> Problem statement: Two lines below mark the span: the one containing "spring (stiffness k=1.5)" and the one containing "(If this does not happen within 75". Set down both, plus every line between, exactly as they stand, and nothing else.
==== Dataset ====
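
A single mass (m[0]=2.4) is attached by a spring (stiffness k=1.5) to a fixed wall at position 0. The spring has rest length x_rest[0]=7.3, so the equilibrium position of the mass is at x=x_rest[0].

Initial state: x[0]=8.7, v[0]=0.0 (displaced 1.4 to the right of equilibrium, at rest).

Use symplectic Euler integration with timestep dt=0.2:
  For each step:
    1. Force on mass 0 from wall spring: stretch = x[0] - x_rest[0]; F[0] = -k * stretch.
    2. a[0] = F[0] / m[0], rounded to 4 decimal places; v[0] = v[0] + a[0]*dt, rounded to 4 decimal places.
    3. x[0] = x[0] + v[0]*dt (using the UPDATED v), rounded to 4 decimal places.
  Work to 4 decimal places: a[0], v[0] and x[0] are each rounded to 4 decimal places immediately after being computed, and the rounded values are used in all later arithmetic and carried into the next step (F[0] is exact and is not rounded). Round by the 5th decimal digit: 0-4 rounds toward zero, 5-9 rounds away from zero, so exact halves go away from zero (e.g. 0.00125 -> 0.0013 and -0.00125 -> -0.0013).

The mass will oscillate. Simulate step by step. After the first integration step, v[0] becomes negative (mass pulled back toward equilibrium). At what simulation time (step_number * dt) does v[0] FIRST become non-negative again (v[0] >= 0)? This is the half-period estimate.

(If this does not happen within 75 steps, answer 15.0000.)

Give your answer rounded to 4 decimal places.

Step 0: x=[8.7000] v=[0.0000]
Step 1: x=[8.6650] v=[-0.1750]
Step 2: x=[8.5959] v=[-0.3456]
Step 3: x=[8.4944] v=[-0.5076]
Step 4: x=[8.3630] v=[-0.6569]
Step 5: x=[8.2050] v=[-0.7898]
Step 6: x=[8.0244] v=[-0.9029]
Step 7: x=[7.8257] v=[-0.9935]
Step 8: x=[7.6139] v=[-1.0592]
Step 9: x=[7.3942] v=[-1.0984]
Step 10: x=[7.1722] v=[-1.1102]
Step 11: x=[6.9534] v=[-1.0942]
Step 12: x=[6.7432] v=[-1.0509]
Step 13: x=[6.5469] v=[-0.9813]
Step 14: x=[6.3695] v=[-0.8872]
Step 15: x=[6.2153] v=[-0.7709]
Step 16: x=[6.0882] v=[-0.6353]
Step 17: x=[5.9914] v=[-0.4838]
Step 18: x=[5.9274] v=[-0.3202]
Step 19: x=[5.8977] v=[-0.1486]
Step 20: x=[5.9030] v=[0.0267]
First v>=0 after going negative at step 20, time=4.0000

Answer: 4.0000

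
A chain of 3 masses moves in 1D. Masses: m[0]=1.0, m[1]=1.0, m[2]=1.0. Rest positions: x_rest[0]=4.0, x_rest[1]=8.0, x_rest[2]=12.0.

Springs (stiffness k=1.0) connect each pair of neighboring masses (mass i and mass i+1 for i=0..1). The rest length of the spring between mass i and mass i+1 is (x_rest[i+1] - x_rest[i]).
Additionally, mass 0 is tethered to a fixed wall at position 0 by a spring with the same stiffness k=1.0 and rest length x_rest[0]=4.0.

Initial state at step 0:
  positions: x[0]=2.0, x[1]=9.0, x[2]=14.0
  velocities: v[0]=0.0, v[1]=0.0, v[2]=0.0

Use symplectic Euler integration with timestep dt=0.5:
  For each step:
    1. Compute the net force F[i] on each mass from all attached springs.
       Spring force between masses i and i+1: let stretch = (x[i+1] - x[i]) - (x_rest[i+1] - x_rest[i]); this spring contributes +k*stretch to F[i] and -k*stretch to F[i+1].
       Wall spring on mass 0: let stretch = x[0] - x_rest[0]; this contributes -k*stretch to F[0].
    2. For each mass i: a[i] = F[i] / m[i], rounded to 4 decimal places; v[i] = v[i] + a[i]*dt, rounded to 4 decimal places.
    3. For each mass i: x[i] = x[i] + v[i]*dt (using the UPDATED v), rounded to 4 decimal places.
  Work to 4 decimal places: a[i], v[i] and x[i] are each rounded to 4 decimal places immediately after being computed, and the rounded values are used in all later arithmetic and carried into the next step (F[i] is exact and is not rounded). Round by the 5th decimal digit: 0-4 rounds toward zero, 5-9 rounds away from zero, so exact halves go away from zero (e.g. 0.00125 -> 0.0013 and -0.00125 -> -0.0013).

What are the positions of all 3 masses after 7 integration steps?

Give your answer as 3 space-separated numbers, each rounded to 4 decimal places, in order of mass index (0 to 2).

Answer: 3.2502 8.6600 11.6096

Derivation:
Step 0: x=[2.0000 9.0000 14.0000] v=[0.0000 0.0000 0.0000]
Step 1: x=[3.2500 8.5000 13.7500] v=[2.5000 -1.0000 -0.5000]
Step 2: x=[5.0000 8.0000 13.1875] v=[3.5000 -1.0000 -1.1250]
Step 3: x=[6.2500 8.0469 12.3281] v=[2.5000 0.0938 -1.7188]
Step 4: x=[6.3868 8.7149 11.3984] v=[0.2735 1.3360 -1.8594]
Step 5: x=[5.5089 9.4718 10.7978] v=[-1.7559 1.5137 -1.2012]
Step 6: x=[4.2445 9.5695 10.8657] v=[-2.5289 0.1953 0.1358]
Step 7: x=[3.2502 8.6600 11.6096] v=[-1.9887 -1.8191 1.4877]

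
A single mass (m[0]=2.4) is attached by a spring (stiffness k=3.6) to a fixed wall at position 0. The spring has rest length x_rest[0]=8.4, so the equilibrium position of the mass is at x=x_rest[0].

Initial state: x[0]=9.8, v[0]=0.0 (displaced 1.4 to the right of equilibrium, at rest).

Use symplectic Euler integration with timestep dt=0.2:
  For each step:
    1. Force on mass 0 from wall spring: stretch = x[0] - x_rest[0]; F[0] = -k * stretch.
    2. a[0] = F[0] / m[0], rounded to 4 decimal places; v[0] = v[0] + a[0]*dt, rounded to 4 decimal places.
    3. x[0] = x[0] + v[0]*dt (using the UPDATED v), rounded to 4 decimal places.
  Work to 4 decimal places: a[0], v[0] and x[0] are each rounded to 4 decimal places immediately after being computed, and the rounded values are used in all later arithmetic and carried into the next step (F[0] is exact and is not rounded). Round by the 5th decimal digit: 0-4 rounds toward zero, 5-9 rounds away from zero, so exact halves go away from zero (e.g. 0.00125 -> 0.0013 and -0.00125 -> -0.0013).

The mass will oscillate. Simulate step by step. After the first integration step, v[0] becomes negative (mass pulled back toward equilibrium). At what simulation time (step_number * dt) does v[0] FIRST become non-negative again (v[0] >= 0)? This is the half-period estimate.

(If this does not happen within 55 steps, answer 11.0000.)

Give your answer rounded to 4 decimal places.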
====
==== Dataset ====
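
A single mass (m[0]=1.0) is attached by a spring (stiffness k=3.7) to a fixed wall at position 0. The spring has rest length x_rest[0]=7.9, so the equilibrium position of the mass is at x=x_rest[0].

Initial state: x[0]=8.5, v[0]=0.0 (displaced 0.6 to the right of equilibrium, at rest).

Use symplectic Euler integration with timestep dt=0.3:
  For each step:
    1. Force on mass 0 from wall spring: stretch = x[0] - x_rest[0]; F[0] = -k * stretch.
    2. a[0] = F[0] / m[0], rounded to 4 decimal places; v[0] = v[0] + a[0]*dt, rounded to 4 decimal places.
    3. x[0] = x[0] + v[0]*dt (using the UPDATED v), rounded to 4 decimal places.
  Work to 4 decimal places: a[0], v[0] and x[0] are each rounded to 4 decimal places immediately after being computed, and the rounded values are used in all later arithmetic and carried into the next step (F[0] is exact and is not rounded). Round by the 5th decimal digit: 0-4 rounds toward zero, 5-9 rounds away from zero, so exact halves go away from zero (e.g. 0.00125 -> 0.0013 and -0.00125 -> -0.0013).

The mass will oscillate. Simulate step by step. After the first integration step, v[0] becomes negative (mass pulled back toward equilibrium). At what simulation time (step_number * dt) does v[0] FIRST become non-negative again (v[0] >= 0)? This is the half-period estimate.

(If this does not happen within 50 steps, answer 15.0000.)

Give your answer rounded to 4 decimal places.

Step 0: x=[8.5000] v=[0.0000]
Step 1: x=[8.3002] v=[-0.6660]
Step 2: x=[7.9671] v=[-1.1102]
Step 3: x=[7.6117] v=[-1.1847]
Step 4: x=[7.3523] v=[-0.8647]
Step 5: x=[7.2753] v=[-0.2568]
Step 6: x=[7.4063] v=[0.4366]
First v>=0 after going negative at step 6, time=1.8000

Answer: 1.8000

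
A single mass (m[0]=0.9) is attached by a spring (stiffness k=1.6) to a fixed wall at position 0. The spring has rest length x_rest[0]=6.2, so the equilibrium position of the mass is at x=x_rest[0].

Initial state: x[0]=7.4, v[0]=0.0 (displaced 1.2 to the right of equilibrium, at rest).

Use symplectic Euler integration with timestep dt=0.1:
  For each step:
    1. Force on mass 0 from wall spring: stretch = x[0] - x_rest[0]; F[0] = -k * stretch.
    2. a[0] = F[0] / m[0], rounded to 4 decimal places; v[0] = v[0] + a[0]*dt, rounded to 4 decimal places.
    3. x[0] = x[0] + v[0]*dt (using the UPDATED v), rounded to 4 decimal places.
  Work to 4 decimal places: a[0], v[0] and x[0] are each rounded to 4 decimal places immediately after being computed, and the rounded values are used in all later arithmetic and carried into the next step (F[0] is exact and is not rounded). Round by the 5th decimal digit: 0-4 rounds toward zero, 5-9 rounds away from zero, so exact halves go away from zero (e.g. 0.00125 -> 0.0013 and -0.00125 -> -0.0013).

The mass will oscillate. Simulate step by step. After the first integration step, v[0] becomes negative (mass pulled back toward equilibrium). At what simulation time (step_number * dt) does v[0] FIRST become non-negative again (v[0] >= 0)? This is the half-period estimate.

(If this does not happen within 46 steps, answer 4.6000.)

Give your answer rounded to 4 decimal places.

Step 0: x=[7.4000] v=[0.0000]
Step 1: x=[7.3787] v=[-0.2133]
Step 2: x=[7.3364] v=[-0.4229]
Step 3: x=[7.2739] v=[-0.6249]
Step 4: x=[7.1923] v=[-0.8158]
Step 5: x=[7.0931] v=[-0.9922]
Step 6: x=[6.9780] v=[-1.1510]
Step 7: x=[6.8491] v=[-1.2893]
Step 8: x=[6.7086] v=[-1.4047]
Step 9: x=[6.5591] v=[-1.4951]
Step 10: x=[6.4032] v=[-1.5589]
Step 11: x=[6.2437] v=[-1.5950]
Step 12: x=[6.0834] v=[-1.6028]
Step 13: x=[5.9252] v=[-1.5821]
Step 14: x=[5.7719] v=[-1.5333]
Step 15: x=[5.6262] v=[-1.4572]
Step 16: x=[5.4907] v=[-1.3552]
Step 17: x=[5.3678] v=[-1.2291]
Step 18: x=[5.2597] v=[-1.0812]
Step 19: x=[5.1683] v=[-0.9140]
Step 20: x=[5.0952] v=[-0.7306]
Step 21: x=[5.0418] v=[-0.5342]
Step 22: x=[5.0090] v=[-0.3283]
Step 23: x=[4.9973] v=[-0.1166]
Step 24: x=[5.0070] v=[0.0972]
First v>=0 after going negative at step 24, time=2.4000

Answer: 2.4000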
====
==== Dataset ====
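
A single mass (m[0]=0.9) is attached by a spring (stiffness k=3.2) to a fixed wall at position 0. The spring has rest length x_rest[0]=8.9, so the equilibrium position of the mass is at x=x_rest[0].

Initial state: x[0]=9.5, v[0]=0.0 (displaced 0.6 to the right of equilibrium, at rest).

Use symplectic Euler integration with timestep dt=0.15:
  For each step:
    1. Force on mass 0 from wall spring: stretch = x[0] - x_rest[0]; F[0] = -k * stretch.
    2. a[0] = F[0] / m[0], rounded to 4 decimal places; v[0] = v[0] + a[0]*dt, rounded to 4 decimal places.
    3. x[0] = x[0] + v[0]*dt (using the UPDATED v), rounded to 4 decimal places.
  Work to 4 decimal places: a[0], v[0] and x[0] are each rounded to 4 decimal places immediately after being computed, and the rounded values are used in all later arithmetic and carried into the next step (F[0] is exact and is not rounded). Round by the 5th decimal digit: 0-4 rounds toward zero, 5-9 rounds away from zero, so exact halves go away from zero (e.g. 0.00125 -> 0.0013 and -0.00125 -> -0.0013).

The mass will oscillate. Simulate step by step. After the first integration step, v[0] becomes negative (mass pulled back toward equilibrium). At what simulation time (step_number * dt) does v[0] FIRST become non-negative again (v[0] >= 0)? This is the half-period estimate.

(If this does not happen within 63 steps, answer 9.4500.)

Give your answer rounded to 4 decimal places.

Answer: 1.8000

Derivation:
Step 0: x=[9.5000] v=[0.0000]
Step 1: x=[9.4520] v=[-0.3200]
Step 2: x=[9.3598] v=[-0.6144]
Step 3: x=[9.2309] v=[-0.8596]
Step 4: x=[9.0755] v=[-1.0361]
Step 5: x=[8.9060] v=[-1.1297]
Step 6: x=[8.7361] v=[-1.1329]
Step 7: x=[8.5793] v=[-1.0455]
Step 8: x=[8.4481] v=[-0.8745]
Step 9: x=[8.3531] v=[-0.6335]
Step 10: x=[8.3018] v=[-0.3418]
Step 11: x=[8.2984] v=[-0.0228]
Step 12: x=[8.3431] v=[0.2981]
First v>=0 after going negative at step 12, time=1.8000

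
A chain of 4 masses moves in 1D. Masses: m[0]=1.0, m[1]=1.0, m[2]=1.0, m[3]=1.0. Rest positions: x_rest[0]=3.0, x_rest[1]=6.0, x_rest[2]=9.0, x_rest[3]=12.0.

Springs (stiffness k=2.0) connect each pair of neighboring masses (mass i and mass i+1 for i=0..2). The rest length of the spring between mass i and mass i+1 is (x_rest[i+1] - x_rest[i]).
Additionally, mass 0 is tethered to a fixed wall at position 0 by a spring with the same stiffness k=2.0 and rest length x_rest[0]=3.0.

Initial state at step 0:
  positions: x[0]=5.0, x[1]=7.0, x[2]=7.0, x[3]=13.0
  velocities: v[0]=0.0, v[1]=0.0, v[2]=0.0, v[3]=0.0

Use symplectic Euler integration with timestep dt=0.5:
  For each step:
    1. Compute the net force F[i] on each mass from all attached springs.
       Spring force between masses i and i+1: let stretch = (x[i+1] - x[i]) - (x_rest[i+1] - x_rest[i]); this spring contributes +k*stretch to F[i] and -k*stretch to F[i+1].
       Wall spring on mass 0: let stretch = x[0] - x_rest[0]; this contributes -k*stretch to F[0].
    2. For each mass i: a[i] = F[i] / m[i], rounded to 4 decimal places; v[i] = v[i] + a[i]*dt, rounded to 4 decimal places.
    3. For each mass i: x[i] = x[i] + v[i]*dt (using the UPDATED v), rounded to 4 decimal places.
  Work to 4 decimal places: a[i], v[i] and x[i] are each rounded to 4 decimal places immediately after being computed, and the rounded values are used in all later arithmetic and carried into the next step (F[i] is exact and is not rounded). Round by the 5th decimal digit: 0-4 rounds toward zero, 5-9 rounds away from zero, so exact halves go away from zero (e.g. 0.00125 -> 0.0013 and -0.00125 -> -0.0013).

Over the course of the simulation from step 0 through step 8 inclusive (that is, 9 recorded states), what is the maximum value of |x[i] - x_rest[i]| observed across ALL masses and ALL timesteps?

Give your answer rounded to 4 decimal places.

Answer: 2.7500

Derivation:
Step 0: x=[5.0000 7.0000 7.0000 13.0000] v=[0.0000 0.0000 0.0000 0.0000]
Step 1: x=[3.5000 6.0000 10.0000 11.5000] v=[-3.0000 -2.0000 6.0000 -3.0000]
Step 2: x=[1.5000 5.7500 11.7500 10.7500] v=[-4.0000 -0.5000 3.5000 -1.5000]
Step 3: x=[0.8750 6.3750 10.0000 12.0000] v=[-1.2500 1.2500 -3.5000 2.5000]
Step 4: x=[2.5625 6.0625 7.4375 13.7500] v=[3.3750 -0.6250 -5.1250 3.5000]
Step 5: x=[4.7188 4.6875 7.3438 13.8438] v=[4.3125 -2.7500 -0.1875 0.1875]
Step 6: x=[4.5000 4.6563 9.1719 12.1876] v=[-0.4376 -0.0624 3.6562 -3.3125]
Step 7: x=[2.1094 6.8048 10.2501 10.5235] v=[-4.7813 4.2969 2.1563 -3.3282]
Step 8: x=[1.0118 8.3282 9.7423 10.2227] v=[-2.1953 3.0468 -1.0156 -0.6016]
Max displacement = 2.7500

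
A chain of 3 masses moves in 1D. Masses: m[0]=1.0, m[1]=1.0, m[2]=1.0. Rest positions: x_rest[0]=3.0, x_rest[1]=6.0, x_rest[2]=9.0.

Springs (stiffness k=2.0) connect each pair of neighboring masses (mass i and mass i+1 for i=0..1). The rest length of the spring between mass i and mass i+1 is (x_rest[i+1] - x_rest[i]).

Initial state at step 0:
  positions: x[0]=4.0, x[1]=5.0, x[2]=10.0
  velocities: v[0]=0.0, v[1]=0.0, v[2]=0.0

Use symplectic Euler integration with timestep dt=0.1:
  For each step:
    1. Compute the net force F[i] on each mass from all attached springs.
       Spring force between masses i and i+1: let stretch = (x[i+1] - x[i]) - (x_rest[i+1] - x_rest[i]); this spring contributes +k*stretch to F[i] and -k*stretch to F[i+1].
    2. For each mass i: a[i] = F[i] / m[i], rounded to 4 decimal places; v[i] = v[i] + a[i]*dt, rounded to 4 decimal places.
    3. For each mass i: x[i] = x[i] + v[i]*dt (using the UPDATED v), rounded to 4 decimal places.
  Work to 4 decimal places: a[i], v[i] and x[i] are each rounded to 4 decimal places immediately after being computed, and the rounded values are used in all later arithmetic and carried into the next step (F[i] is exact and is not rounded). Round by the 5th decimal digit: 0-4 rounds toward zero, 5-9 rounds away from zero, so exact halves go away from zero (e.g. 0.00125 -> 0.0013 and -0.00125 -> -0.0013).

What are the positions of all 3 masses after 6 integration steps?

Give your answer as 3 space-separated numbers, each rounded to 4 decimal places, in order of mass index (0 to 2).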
====
> Result of this task:
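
A single mass (m[0]=2.4) is attached by a spring (stiffness k=1.5) to a fixed wall at position 0. The spring has rest length x_rest[0]=7.3, so the equilibrium position of the mass is at x=x_rest[0].

Initial state: x[0]=8.7, v[0]=0.0 (displaced 1.4 to the right of equilibrium, at rest).

Use symplectic Euler integration with timestep dt=0.2:
  For each step:
    1. Force on mass 0 from wall spring: stretch = x[0] - x_rest[0]; F[0] = -k * stretch.
    2. a[0] = F[0] / m[0], rounded to 4 decimal places; v[0] = v[0] + a[0]*dt, rounded to 4 decimal places.
    3. x[0] = x[0] + v[0]*dt (using the UPDATED v), rounded to 4 decimal places.
  Work to 4 decimal places: a[0], v[0] and x[0] are each rounded to 4 decimal places immediately after being computed, and the rounded values are used in all later arithmetic and carried into the next step (F[0] is exact and is not rounded). Round by the 5th decimal digit: 0-4 rounds toward zero, 5-9 rounds away from zero, so exact halves go away from zero (e.g. 0.00125 -> 0.0013 and -0.00125 -> -0.0013).

The mass will oscillate. Simulate step by step. After the first integration step, v[0] becomes negative (mass pulled back toward equilibrium). At what simulation time (step_number * dt) does v[0] FIRST become non-negative again (v[0] >= 0)? This is the half-period estimate.

(If this does not happen within 75 steps, answer 15.0000.)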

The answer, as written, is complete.